- _Stored items_
——

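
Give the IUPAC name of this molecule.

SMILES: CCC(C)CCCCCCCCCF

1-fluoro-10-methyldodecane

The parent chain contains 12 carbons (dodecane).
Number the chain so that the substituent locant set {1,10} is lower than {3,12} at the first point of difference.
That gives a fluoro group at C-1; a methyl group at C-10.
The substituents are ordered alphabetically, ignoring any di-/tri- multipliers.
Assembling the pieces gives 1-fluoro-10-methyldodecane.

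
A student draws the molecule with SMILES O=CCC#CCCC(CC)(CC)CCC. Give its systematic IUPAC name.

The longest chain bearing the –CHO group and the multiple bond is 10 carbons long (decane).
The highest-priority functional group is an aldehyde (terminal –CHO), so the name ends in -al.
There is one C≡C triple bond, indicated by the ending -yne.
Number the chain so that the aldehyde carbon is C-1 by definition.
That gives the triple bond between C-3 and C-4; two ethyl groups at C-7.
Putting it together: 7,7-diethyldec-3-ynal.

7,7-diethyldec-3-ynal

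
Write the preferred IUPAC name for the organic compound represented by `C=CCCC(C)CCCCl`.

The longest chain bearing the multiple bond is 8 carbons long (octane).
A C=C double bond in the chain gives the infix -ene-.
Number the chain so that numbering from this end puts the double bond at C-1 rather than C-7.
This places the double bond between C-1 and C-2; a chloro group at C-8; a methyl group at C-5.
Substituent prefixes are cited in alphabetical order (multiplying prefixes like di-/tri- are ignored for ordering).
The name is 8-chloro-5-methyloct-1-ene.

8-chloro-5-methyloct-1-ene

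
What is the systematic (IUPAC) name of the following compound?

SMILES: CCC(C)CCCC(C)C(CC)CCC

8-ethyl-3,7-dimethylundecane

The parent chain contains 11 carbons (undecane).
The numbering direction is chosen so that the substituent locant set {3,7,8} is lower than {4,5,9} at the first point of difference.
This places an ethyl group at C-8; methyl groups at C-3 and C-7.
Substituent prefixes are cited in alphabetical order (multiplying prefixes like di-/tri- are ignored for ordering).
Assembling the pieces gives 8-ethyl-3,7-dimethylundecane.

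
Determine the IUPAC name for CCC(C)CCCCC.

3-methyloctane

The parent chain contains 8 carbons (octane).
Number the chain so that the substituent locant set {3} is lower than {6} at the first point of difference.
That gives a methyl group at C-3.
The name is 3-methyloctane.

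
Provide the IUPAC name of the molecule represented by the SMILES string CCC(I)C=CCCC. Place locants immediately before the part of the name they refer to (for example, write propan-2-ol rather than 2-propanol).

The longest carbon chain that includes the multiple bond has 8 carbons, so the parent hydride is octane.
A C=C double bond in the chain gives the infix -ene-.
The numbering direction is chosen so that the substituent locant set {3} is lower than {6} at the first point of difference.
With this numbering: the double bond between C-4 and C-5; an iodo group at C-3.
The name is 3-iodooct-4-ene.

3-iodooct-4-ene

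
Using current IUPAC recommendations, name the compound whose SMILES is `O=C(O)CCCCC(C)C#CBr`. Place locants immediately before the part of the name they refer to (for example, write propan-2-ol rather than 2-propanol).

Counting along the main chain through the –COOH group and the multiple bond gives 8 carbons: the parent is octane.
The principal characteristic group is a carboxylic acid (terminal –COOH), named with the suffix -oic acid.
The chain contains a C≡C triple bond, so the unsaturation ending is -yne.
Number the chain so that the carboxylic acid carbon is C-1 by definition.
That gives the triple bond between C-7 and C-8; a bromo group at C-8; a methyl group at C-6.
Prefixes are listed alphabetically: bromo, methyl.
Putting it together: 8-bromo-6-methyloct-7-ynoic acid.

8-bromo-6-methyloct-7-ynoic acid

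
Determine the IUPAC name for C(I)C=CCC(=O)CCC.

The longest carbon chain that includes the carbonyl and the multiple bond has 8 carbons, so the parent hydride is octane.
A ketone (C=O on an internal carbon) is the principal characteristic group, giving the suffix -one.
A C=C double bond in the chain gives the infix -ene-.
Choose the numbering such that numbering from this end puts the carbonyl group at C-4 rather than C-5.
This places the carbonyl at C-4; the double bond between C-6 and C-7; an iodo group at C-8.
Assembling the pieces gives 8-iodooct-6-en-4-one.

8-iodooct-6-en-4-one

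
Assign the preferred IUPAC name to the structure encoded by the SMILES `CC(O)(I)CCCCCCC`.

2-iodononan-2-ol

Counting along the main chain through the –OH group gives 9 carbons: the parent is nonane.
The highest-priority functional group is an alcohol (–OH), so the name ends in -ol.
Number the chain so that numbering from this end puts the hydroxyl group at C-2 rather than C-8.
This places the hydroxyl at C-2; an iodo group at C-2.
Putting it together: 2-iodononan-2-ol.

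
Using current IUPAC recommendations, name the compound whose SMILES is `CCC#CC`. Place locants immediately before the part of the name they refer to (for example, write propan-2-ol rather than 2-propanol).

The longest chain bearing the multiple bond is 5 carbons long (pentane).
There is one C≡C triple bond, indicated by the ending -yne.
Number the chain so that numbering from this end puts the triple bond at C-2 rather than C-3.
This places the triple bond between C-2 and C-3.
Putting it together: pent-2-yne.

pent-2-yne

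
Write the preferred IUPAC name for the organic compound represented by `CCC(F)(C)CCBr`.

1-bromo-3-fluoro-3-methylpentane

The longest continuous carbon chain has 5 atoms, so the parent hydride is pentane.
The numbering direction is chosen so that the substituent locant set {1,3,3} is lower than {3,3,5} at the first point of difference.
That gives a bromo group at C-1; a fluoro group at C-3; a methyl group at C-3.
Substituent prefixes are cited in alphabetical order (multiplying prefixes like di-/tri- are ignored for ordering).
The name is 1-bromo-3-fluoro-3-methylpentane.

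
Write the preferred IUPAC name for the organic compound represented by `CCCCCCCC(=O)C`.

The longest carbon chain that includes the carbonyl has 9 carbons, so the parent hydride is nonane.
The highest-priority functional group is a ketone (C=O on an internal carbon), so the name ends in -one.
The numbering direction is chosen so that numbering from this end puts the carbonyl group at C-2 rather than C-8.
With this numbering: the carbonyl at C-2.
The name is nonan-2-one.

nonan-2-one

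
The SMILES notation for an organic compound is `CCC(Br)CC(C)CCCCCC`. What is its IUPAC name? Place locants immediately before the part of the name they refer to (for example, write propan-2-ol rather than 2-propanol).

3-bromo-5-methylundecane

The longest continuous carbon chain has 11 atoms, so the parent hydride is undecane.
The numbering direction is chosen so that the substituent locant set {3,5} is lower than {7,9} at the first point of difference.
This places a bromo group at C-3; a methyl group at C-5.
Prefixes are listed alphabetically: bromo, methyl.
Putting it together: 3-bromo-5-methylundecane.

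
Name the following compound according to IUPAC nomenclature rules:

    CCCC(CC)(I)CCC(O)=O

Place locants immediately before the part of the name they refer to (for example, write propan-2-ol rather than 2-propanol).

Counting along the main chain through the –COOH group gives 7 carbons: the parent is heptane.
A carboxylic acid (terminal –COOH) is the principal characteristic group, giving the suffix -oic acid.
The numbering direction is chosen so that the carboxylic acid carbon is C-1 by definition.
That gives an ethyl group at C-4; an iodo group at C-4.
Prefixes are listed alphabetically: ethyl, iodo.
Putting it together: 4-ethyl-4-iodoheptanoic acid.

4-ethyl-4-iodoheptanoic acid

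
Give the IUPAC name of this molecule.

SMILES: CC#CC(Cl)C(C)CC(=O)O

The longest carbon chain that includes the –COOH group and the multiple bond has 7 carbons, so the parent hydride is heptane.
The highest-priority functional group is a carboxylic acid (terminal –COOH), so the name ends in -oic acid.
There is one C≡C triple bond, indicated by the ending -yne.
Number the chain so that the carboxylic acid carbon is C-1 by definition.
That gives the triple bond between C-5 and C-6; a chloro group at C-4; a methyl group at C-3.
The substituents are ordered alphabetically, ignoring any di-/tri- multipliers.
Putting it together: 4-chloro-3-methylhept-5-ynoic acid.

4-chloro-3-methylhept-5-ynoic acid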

——

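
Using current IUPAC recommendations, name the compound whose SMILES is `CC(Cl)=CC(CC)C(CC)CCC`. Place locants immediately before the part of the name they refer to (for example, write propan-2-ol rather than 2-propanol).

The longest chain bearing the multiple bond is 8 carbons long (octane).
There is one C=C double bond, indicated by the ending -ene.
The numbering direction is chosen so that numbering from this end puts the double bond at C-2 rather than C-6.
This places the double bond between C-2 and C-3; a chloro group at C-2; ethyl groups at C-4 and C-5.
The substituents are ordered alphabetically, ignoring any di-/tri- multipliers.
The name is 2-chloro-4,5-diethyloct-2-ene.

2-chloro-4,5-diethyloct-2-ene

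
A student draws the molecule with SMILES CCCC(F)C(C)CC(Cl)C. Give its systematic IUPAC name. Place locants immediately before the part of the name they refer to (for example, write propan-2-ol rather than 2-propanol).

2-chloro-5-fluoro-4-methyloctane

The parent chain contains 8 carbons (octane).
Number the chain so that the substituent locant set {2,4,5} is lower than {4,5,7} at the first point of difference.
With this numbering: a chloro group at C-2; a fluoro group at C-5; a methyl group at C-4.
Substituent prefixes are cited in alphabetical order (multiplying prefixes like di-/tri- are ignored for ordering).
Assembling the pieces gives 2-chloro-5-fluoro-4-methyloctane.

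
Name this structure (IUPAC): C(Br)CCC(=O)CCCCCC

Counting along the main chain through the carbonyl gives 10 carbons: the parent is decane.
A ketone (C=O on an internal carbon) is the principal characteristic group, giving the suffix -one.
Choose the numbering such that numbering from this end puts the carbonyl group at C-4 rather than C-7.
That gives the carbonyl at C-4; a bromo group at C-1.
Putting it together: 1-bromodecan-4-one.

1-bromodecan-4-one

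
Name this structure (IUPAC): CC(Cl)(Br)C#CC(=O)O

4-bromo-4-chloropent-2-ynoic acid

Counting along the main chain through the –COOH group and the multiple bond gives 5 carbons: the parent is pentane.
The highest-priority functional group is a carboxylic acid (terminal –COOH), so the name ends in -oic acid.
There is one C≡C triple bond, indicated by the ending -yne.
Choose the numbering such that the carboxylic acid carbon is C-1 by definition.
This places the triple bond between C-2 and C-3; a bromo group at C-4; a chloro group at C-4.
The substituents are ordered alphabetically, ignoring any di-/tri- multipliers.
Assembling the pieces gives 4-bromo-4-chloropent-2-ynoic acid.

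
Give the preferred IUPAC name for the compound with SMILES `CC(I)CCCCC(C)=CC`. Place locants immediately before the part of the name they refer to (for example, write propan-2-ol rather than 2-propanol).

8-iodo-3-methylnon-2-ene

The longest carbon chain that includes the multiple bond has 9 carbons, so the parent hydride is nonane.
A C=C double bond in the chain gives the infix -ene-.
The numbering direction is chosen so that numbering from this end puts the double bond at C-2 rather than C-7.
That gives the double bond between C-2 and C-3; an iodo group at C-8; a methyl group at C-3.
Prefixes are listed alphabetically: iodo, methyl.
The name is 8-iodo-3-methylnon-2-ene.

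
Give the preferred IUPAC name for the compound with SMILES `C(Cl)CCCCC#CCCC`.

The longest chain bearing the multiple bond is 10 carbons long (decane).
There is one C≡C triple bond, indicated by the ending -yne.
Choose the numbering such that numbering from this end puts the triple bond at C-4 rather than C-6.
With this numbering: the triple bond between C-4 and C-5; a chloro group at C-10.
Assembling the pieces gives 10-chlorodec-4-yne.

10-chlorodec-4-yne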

——

- _The task_
In the data shown above, how many lines hold the string "following"? The answer is the number alone.

- _Solved exercise_
2